What is being asked:
Copy every line of the data in which the word "following" occurs.

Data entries
......

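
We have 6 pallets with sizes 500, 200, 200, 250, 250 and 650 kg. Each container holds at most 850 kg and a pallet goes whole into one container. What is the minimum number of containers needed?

3

Total = 650 + 500 + 250 + 250 + 200 + 200 = 2050 kg.
Lower bound: ⌈2050/850⌉ = 3 containers.
A packing using 3 containers:
  container 1: 650 + 200 = 850
  container 2: 500 + 250 = 750
  container 3: 250 + 200 = 450
This matches the lower bound, so 3 is optimal.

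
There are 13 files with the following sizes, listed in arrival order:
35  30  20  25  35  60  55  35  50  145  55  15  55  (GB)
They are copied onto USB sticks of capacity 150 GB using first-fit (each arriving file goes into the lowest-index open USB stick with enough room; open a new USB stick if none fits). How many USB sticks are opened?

5

  35 → USB stick 1 (new)  [load 35/150]
  30 → USB stick 1  [load 65/150]
  20 → USB stick 1  [load 85/150]
  25 → USB stick 1  [load 110/150]
  35 → USB stick 1  [load 145/150]
  60 → USB stick 2 (new)  [load 60/150]
  55 → USB stick 2  [load 115/150]
  35 → USB stick 2  [load 150/150]
  50 → USB stick 3 (new)  [load 50/150]
  145 → USB stick 4 (new)  [load 145/150]
  55 → USB stick 3  [load 105/150]
  15 → USB stick 3  [load 120/150]
  55 → USB stick 5 (new)  [load 55/150]
5 USB sticks opened.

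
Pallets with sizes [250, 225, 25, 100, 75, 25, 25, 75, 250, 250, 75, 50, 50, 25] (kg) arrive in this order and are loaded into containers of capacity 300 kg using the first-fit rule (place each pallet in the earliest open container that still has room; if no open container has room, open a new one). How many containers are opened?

5

  250 → container 1 (new)  [load 250/300]
  225 → container 2 (new)  [load 225/300]
  25 → container 1  [load 275/300]
  100 → container 3 (new)  [load 100/300]
  75 → container 2  [load 300/300]
  25 → container 1  [load 300/300]
  25 → container 3  [load 125/300]
  75 → container 3  [load 200/300]
  250 → container 4 (new)  [load 250/300]
  250 → container 5 (new)  [load 250/300]
  75 → container 3  [load 275/300]
  50 → container 4  [load 300/300]
  50 → container 5  [load 300/300]
  25 → container 3  [load 300/300]
5 containers opened.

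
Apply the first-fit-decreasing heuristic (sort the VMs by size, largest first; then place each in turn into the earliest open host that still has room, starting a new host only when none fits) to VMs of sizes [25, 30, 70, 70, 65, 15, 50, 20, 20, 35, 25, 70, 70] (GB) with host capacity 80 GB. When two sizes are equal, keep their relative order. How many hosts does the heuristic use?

8

Sorted descending: 70, 70, 70, 70, 65, 50, 35, 30, 25, 25, 20, 20, 15.
  70 → host 1 (new)  [load 70/80]
  70 → host 2 (new)  [load 70/80]
  70 → host 3 (new)  [load 70/80]
  70 → host 4 (new)  [load 70/80]
  65 → host 5 (new)  [load 65/80]
  50 → host 6 (new)  [load 50/80]
  35 → host 7 (new)  [load 35/80]
  30 → host 6  [load 80/80]
  25 → host 7  [load 60/80]
  25 → host 8 (new)  [load 25/80]
  20 → host 7  [load 80/80]
  20 → host 8  [load 45/80]
  15 → host 5  [load 80/80]
8 hosts opened.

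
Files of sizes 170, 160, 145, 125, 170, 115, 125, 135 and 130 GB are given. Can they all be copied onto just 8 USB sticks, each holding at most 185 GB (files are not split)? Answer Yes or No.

No

Total = 1275 GB; ⌈1275/185⌉ = 7.
9 files each exceed half the capacity and cannot share a USB stick, forcing at least 9 USB sticks.
At least 9 USB sticks are required, but only 8 are allowed.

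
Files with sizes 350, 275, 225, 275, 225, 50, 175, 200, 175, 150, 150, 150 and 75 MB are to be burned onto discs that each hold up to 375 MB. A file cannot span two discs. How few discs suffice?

Total = 350 + 275 + 275 + 225 + 225 + 200 + 175 + 175 + 150 + 150 + 150 + 75 + 50 = 2475 MB.
Lower bound: ⌈2475/375⌉ = 7 discs.
A packing using 7 discs:
  disc 1: 350 = 350
  disc 2: 275 + 75 = 350
  disc 3: 275 + 50 = 325
  disc 4: 225 + 150 = 375
  disc 5: 225 + 150 = 375
  disc 6: 200 + 175 = 375
  disc 7: 175 + 150 = 325
This matches the lower bound, so 7 is optimal.

7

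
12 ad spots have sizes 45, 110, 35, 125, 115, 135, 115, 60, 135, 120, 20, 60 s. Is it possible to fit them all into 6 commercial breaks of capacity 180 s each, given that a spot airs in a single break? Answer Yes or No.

Total = 1075 s; ⌈1075/180⌉ = 6.
7 ad spots each exceed half the capacity and cannot share a break, forcing at least 7 commercial breaks.
At least 7 commercial breaks are required, but only 6 are allowed.

No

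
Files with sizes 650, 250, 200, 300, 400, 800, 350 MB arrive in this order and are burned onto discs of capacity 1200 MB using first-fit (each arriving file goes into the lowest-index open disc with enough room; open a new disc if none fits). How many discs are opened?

  650 → disc 1 (new)  [load 650/1200]
  250 → disc 1  [load 900/1200]
  200 → disc 1  [load 1100/1200]
  300 → disc 2 (new)  [load 300/1200]
  400 → disc 2  [load 700/1200]
  800 → disc 3 (new)  [load 800/1200]
  350 → disc 2  [load 1050/1200]
3 discs opened.

3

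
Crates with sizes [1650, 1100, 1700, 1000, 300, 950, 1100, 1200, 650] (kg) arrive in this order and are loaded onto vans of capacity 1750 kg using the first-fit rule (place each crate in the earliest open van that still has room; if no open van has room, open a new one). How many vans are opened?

  1650 → van 1 (new)  [load 1650/1750]
  1100 → van 2 (new)  [load 1100/1750]
  1700 → van 3 (new)  [load 1700/1750]
  1000 → van 4 (new)  [load 1000/1750]
  300 → van 2  [load 1400/1750]
  950 → van 5 (new)  [load 950/1750]
  1100 → van 6 (new)  [load 1100/1750]
  1200 → van 7 (new)  [load 1200/1750]
  650 → van 4  [load 1650/1750]
7 vans opened.

7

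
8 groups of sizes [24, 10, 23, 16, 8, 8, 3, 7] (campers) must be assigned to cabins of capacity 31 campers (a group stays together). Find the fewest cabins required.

Total = 24 + 23 + 16 + 10 + 8 + 8 + 7 + 3 = 99 campers.
Lower bound: ⌈99/31⌉ = 4 cabins.
A packing using 4 cabins:
  cabin 1: 24 + 7 = 31
  cabin 2: 23 + 8 = 31
  cabin 3: 16 + 10 + 3 = 29
  cabin 4: 8 = 8
This matches the lower bound, so 4 is optimal.

4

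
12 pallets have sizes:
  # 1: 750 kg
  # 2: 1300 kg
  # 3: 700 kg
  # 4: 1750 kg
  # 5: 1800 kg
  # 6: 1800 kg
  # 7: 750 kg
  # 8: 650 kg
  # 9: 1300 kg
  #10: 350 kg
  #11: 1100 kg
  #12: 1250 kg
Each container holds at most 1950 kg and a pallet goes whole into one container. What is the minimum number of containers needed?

8

Total = 1800 + 1800 + 1750 + 1300 + 1300 + 1250 + 1100 + 750 + 750 + 700 + 650 + 350 = 13500 kg.
Lower bound: ⌈13500/1950⌉ = 7 containers.
A packing using 8 containers:
  container 1: 1800 = 1800
  container 2: 1800 = 1800
  container 3: 1750 = 1750
  container 4: 1300 + 650 = 1950
  container 5: 1300 + 350 = 1650
  container 6: 1250 + 700 = 1950
  container 7: 1100 + 750 = 1850
  container 8: 750 = 750
No arrangement into 7 containers stays within capacity, so 8 is optimal.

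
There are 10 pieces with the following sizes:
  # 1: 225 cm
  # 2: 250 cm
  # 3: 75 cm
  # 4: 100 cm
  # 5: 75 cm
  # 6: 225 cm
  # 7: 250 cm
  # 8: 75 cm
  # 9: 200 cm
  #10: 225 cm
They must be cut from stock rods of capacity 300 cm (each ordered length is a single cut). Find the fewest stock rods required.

6

Total = 250 + 250 + 225 + 225 + 225 + 200 + 100 + 75 + 75 + 75 = 1700 cm.
Lower bound: ⌈1700/300⌉ = 6 stock rods.
A packing using 6 stock rods:
  stock rod 1: 250 = 250
  stock rod 2: 250 = 250
  stock rod 3: 225 + 75 = 300
  stock rod 4: 225 + 75 = 300
  stock rod 5: 225 + 75 = 300
  stock rod 6: 200 + 100 = 300
This matches the lower bound, so 6 is optimal.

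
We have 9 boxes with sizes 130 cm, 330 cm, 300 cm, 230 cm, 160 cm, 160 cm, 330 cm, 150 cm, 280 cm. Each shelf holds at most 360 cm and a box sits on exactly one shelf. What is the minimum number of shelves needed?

7

Total = 330 + 330 + 300 + 280 + 230 + 160 + 160 + 150 + 130 = 2070 cm.
Lower bound: ⌈2070/360⌉ = 6 shelves.
A packing using 7 shelves:
  shelf 1: 330 = 330
  shelf 2: 330 = 330
  shelf 3: 300 = 300
  shelf 4: 280 = 280
  shelf 5: 230 + 130 = 360
  shelf 6: 160 + 160 = 320
  shelf 7: 150 = 150
No arrangement into 6 shelves stays within capacity, so 7 is optimal.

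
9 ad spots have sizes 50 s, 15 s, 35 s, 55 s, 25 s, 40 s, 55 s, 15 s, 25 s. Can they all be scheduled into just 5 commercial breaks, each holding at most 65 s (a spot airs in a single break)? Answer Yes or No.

No

Total = 315 s; ⌈315/65⌉ = 5.
The bound of 5 does not rule out 5, but exhaustive search shows no assignment into 5 commercial breaks of capacity 65 s exists — the minimum is 6.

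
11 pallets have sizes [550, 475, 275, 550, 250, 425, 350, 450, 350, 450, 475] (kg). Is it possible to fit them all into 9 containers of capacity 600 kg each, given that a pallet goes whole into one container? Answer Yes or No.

No

Total = 4600 kg; ⌈4600/600⌉ = 8.
9 pallets each exceed half the capacity and cannot share a container, forcing at least 9 containers.
The bound of 9 does not rule out 9, but exhaustive search shows no assignment into 9 containers of capacity 600 kg exists — the minimum is 10.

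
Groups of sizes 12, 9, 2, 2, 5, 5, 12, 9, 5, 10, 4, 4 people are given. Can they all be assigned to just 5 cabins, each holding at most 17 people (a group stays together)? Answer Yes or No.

Yes

A valid assignment using 5 cabins:
  cabin 1: 12 + 5 = 17
  cabin 2: 12 + 5 = 17
  cabin 3: 10 + 5 + 2 = 17
  cabin 4: 9 + 4 + 4 = 17
  cabin 5: 9 + 2 = 11
Every load is within 17 people, so 5 cabins suffice.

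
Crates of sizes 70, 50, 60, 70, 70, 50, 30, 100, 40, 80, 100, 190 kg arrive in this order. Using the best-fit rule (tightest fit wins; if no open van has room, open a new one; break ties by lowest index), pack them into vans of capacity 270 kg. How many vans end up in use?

  70 → van 1 (new)  [load 70/270]
  50 → van 1  [load 120/270]
  60 → van 1  [load 180/270]
  70 → van 1  [load 250/270]
  70 → van 2 (new)  [load 70/270]
  50 → van 2  [load 120/270]
  30 → van 2  [load 150/270]
  100 → van 2  [load 250/270]
  40 → van 3 (new)  [load 40/270]
  80 → van 3  [load 120/270]
  100 → van 3  [load 220/270]
  190 → van 4 (new)  [load 190/270]
4 vans opened.

4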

......

Expected answer:
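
There are 13 files with the following sizes, listed in arrival order:
There are 10 pieces with the following sizes: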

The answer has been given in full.